▶ [REQUIRED ACTION]
What you need to do is retype every entry exactly as written.
DATA FOR ANALYSIS Start Marker
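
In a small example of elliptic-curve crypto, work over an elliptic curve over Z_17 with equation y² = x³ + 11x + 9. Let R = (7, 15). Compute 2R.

(12, 4)

tangent at (7, 15): λ = (3·7² + 11)/(2·15) ≡ 5/13. 13⁻¹ ≡ 4 (mod 17), so λ ≡ 5·4 ≡ 3.
  x = λ² - 7 - 7 = 9 - 14 ≡ 12; y = λ·(7 - 12) - 15 ≡ 4. → (12, 4)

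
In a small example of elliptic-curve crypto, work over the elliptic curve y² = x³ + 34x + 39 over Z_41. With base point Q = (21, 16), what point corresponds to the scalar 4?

Repeated addition: build up to 4Q.
2Q: tangent at (21, 16): λ = (3·21² + 34)/(2·16) ≡ 4/32. 32⁻¹ ≡ 9 (mod 41) since 32·9 = 288 ≡ 1, so λ ≡ 4·9 ≡ 36.
  x = λ² - 21 - 21 = 1296 - 42 ≡ 24; y = λ·(21 - 24) - 16 ≡ 40. → (24, 40)
3Q: (24, 40) + (21, 16). λ = (16 - 40)/(21 - 24) ≡ 17/38 mod 41. 38⁻¹ ≡ 27 (mod 41) since 38·27 = 1026 ≡ 1, so λ ≡ 8.
  x = λ² - 24 - 21 = 64 - 45 ≡ 19; y = λ·(24 - 19) - 40 ≡ 0. → (19, 0)
4Q: (19, 0) + (21, 16). λ = (16 - 0)/(21 - 19) ≡ 16/2 mod 41. 2⁻¹ ≡ 21 (mod 41), so λ ≡ 8.
  x = λ² - 19 - 21 = 64 - 40 ≡ 24; y = λ·(19 - 24) - 0 ≡ 1. → (24, 1)

(24, 1)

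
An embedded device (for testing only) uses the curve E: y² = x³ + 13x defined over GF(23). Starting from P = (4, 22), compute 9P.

Double-and-add on 9 = (1001)₂. Start with P = (4, 22) for the leading 1-bit.
double: tangent at (4, 22): λ = (3·4² + 13)/(2·22) ≡ 15/21. 21⁻¹ ≡ 11 (mod 23), so λ ≡ 15·11 ≡ 4.
  x = λ² - 4 - 4 = 16 - 8 ≡ 8; y = λ·(4 - 8) - 22 ≡ 8. → (8, 8)
double: tangent at (8, 8): λ = (3·8² + 13)/(2·8) ≡ 21/16. 16⁻¹ ≡ 13 (mod 23), so λ ≡ 21·13 ≡ 20.
  x = λ² - 8 - 8 = 400 - 16 ≡ 16; y = λ·(8 - 16) - 8 ≡ 16. → (16, 16)
double: tangent at (16, 16): λ = (3·16² + 13)/(2·16) ≡ 22/9. 9⁻¹ ≡ 18 (mod 23) since 9·18 = 162 ≡ 1, so λ ≡ 22·18 ≡ 5.
  x = λ² - 16 - 16 = 25 - 32 ≡ 16; y = λ·(16 - 16) - 16 ≡ 7. → (16, 7)
add P: (16, 7) + (4, 22). λ = (22 - 7)/(4 - 16) ≡ 15/11 mod 23. 11⁻¹ ≡ 21 (mod 23) since 11·21 = 231 ≡ 1, so λ ≡ 16.
  x = λ² - 16 - 4 = 256 - 20 ≡ 6; y = λ·(16 - 6) - 7 ≡ 15. → (6, 15)

(6, 15)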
DATA FOR ANALYSIS End Marker
▶ [EXERCISE ANSWER]
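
In a small example of elliptic-curve crypto, work over an elliptic curve over Z_17 with equation y² = x³ + 11x + 9. Let R = (7, 15). Compute 2R.

(12, 4)

tangent at (7, 15): λ = (3·7² + 11)/(2·15) ≡ 5/13. 13⁻¹ ≡ 4 (mod 17), so λ ≡ 5·4 ≡ 3.
  x = λ² - 7 - 7 = 9 - 14 ≡ 12; y = λ·(7 - 12) - 15 ≡ 4. → (12, 4)

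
In a small example of elliptic-curve crypto, work over the elliptic curve y² = x³ + 34x + 39 over Z_41. With base point Q = (21, 16), what point corresponds to the scalar 4?

Repeated addition: build up to 4Q.
2Q: tangent at (21, 16): λ = (3·21² + 34)/(2·16) ≡ 4/32. 32⁻¹ ≡ 9 (mod 41) since 32·9 = 288 ≡ 1, so λ ≡ 4·9 ≡ 36.
  x = λ² - 21 - 21 = 1296 - 42 ≡ 24; y = λ·(21 - 24) - 16 ≡ 40. → (24, 40)
3Q: (24, 40) + (21, 16). λ = (16 - 40)/(21 - 24) ≡ 17/38 mod 41. 38⁻¹ ≡ 27 (mod 41) since 38·27 = 1026 ≡ 1, so λ ≡ 8.
  x = λ² - 24 - 21 = 64 - 45 ≡ 19; y = λ·(24 - 19) - 40 ≡ 0. → (19, 0)
4Q: (19, 0) + (21, 16). λ = (16 - 0)/(21 - 19) ≡ 16/2 mod 41. 2⁻¹ ≡ 21 (mod 41), so λ ≡ 8.
  x = λ² - 19 - 21 = 64 - 40 ≡ 24; y = λ·(19 - 24) - 0 ≡ 1. → (24, 1)

(24, 1)

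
An embedded device (for testing only) uses the curve E: y² = x³ + 13x defined over GF(23). Starting from P = (4, 22), compute 9P.

Double-and-add on 9 = (1001)₂. Start with P = (4, 22) for the leading 1-bit.
double: tangent at (4, 22): λ = (3·4² + 13)/(2·22) ≡ 15/21. 21⁻¹ ≡ 11 (mod 23), so λ ≡ 15·11 ≡ 4.
  x = λ² - 4 - 4 = 16 - 8 ≡ 8; y = λ·(4 - 8) - 22 ≡ 8. → (8, 8)
double: tangent at (8, 8): λ = (3·8² + 13)/(2·8) ≡ 21/16. 16⁻¹ ≡ 13 (mod 23), so λ ≡ 21·13 ≡ 20.
  x = λ² - 8 - 8 = 400 - 16 ≡ 16; y = λ·(8 - 16) - 8 ≡ 16. → (16, 16)
double: tangent at (16, 16): λ = (3·16² + 13)/(2·16) ≡ 22/9. 9⁻¹ ≡ 18 (mod 23) since 9·18 = 162 ≡ 1, so λ ≡ 22·18 ≡ 5.
  x = λ² - 16 - 16 = 25 - 32 ≡ 16; y = λ·(16 - 16) - 16 ≡ 7. → (16, 7)
add P: (16, 7) + (4, 22). λ = (22 - 7)/(4 - 16) ≡ 15/11 mod 23. 11⁻¹ ≡ 21 (mod 23) since 11·21 = 231 ≡ 1, so λ ≡ 16.
  x = λ² - 16 - 4 = 256 - 20 ≡ 6; y = λ·(16 - 6) - 7 ≡ 15. → (6, 15)

(6, 15)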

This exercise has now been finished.